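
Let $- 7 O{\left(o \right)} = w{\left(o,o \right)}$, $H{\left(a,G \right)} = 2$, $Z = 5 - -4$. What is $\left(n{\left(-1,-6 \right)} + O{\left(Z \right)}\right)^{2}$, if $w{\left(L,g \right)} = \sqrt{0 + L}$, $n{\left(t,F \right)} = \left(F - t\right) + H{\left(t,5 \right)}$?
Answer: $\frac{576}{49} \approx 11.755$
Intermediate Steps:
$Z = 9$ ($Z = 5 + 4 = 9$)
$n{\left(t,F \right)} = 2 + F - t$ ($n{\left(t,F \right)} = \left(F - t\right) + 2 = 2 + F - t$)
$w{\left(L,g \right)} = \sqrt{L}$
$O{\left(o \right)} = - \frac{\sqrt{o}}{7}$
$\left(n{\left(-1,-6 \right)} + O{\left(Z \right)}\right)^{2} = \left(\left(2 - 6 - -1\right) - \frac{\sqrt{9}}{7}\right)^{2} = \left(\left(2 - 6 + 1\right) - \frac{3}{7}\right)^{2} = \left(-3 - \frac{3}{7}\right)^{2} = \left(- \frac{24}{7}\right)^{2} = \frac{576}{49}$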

# # # # #

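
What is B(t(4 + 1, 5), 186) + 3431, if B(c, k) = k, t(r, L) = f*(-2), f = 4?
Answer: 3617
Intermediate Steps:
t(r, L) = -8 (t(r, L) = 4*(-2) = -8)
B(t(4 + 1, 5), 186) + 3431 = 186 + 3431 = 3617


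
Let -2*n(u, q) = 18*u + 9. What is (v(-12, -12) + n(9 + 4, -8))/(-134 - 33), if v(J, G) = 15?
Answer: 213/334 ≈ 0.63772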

# # # # #

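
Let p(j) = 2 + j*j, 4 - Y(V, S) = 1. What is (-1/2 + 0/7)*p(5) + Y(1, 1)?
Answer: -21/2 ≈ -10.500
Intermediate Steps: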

# # # # #

■ **EXERCISE**: Please reproduce, exactly as they appear above, the lines from the line containing "Let -2*n(u, q)" up to and including the line containing "Answer: 213/334 ≈ 0.63772".

■ **PROBLEM SOLUTION**:
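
Let -2*n(u, q) = 18*u + 9. What is (v(-12, -12) + n(9 + 4, -8))/(-134 - 33), if v(J, G) = 15?
Answer: 213/334 ≈ 0.63772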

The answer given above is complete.